• _Aim of the task_:
For the string "March", work out how many lines of the data contain it and give that number with nothing added.

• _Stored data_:
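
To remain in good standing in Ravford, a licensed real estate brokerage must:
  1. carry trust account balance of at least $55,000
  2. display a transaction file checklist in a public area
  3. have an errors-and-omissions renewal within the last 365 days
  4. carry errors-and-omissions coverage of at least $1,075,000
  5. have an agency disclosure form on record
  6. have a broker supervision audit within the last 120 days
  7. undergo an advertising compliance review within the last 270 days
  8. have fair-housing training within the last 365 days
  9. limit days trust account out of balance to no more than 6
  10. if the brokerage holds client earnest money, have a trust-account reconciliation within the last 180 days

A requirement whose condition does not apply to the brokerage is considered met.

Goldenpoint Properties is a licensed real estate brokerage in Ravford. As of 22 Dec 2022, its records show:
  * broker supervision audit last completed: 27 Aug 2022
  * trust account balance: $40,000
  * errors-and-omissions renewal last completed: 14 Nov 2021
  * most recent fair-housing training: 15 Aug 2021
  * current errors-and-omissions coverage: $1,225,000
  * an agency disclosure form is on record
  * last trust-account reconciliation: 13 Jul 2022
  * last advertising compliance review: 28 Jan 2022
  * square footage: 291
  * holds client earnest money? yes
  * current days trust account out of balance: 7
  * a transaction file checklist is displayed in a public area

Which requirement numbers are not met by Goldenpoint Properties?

1, 3, 7, 8, 9

1. trust account balance $40,000 < $55,000 → not met
2. transaction file checklist present → met
3. errors-and-omissions renewal 403 days ago vs limit 365 → not met
4. errors-and-omissions coverage $1,225,000 ≥ $1,075,000 → met
5. agency disclosure form present → met
6. broker supervision audit 117 days ago vs limit 120 → met
7. advertising compliance review 328 days ago vs limit 270 → not met
8. fair-housing training 494 days ago vs limit 365 → not met
9. days trust account out of balance 7 > 6 → not met
10. condition 'holds client earnest money' holds; trust-account reconciliation 162 days ago vs limit 180 → met
Not met: 1, 3, 7, 8, 9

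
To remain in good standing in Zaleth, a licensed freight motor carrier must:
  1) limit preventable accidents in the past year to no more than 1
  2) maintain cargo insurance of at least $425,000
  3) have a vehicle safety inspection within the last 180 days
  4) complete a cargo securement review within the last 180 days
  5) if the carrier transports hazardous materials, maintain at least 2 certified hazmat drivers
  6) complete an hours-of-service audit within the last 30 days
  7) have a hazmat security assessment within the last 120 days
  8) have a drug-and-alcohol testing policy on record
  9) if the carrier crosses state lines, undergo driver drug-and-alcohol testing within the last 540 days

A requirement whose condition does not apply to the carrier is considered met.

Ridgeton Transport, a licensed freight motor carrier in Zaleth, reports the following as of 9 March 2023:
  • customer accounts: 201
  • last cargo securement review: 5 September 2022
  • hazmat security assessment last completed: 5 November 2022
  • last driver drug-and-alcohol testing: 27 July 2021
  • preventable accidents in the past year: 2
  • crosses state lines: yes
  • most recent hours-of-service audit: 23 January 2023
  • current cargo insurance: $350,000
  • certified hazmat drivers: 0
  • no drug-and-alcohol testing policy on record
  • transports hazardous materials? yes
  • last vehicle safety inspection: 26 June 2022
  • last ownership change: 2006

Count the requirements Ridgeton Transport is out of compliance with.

9

1. preventable accidents in the past year 2 > 1 → not met
2. cargo insurance $350,000 < $425,000 → not met
3. vehicle safety inspection 256 days ago vs limit 180 → not met
4. cargo securement review 185 days ago vs limit 180 → not met
5. condition 'transports hazardous materials' holds; certified hazmat drivers 0 < 2 → not met
6. hours-of-service audit 45 days ago vs limit 30 → not met
7. hazmat security assessment 124 days ago vs limit 120 → not met
8. drug-and-alcohol testing policy absent → not met
9. condition 'crosses state lines' holds; driver drug-and-alcohol testing 590 days ago vs limit 540 → not met
Not met: 9 of 9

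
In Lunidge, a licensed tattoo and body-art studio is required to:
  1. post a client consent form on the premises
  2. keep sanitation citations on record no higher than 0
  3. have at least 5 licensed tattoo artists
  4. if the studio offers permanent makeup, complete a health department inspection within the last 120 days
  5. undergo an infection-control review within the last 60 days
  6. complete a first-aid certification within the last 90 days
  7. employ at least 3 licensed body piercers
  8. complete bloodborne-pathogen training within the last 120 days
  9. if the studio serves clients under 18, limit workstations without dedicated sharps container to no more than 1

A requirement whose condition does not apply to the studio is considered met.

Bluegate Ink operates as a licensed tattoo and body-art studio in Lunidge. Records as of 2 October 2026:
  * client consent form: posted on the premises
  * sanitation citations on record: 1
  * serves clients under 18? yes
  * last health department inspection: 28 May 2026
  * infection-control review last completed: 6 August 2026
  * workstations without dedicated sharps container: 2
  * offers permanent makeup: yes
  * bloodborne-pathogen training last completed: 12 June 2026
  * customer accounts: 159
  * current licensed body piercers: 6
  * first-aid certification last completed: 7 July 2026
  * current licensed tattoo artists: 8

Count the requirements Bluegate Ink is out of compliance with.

1. client consent form present → met
2. sanitation citations on record 1 > 0 → not met
3. licensed tattoo artists 8 ≥ 5 → met
4. condition 'offers permanent makeup' holds; health department inspection 127 days ago vs limit 120 → not met
5. infection-control review 57 days ago vs limit 60 → met
6. first-aid certification 87 days ago vs limit 90 → met
7. licensed body piercers 6 ≥ 3 → met
8. bloodborne-pathogen training 112 days ago vs limit 120 → met
9. condition 'serves clients under 18' holds; workstations without dedicated sharps container 2 > 1 → not met
Not met: 3 of 9

3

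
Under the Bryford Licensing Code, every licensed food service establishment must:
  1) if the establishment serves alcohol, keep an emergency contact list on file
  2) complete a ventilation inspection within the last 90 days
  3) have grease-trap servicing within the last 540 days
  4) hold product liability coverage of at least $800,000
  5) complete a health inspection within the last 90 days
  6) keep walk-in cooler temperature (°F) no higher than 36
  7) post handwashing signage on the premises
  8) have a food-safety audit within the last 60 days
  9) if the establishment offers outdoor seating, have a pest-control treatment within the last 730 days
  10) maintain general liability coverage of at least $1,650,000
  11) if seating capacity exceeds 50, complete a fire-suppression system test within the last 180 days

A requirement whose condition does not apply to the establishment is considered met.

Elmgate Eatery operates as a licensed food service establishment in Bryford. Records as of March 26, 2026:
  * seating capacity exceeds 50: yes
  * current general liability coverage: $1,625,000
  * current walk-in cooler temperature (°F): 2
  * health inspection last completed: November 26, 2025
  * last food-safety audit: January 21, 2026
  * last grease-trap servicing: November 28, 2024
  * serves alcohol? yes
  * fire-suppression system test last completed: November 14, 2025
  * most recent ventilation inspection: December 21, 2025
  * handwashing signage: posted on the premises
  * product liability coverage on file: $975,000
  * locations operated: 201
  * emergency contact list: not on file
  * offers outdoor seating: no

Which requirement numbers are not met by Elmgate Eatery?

1. condition 'serves alcohol' holds; emergency contact list absent → not met
2. ventilation inspection 95 days ago vs limit 90 → not met
3. grease-trap servicing 483 days ago vs limit 540 → met
4. product liability coverage $975,000 ≥ $800,000 → met
5. health inspection 120 days ago vs limit 90 → not met
6. walk-in cooler temperature (°F) 2 ≤ 36 → met
7. handwashing signage present → met
8. food-safety audit 64 days ago vs limit 60 → not met
9. condition 'offers outdoor seating' does not hold → requirement n/a → met
10. general liability coverage $1,625,000 < $1,650,000 → not met
11. condition 'seating capacity exceeds 50' holds; fire-suppression system test 132 days ago vs limit 180 → met
Not met: 1, 2, 5, 8, 10

1, 2, 5, 8, 10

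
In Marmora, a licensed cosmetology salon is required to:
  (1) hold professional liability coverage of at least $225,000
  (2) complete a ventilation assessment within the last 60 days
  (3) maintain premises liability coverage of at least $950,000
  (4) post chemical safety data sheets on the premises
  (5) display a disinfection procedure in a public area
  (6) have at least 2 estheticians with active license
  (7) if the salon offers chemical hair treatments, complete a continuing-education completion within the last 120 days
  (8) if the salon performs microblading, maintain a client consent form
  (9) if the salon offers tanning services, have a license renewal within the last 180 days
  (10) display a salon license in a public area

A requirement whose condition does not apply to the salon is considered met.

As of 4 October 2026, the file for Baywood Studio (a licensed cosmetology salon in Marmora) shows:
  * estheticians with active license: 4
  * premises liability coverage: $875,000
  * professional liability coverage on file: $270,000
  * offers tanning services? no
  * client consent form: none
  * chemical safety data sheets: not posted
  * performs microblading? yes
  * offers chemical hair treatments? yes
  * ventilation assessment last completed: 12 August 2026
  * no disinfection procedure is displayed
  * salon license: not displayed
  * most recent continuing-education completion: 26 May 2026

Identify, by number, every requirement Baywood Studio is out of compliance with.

1. professional liability coverage $270,000 ≥ $225,000 → met
2. ventilation assessment 53 days ago vs limit 60 → met
3. premises liability coverage $875,000 < $950,000 → not met
4. chemical safety data sheets absent → not met
5. disinfection procedure absent → not met
6. estheticians with active license 4 ≥ 2 → met
7. condition 'offers chemical hair treatments' holds; continuing-education completion 131 days ago vs limit 120 → not met
8. condition 'performs microblading' holds; client consent form absent → not met
9. condition 'offers tanning services' does not hold → requirement n/a → met
10. salon license absent → not met
Not met: 3, 4, 5, 7, 8, 10

3, 4, 5, 7, 8, 10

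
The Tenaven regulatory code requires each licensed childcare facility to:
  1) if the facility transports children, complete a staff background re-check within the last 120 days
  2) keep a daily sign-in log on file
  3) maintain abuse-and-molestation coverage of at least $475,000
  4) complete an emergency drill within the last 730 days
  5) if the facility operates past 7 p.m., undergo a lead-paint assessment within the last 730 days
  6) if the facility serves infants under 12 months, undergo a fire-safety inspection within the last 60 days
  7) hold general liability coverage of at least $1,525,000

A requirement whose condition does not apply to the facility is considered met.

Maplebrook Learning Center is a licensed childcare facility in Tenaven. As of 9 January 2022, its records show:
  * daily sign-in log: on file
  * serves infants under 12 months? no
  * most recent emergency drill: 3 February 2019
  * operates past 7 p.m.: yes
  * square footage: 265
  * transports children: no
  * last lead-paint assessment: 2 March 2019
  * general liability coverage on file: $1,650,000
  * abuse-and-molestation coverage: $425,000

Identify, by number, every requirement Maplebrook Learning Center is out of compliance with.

1. condition 'transports children' does not hold → requirement n/a → met
2. daily sign-in log present → met
3. abuse-and-molestation coverage $425,000 < $475,000 → not met
4. emergency drill 1071 days ago vs limit 730 → not met
5. condition 'operates past 7 p.m.' holds; lead-paint assessment 1044 days ago vs limit 730 → not met
6. condition 'serves infants under 12 months' does not hold → requirement n/a → met
7. general liability coverage $1,650,000 ≥ $1,525,000 → met
Not met: 3, 4, 5

3, 4, 5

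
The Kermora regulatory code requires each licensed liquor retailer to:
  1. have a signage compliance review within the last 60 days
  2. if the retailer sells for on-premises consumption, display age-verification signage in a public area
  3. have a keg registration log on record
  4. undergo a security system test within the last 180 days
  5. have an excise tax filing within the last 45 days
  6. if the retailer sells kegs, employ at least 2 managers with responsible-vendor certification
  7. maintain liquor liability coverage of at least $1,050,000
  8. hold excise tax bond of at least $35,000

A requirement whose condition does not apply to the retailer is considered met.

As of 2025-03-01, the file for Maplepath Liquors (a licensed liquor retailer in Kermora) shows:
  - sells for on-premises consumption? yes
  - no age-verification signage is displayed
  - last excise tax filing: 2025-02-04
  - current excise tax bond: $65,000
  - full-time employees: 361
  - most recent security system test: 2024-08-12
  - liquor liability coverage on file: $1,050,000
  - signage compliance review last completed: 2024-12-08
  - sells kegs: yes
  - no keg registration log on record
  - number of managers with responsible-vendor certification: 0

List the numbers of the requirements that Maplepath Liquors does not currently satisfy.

1. signage compliance review 83 days ago vs limit 60 → not met
2. condition 'sells for on-premises consumption' holds; age-verification signage absent → not met
3. keg registration log absent → not met
4. security system test 201 days ago vs limit 180 → not met
5. excise tax filing 25 days ago vs limit 45 → met
6. condition 'sells kegs' holds; managers with responsible-vendor certification 0 < 2 → not met
7. liquor liability coverage $1,050,000 ≥ $1,050,000 → met
8. excise tax bond $65,000 ≥ $35,000 → met
Not met: 1, 2, 3, 4, 6

1, 2, 3, 4, 6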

• _Written solution_:
3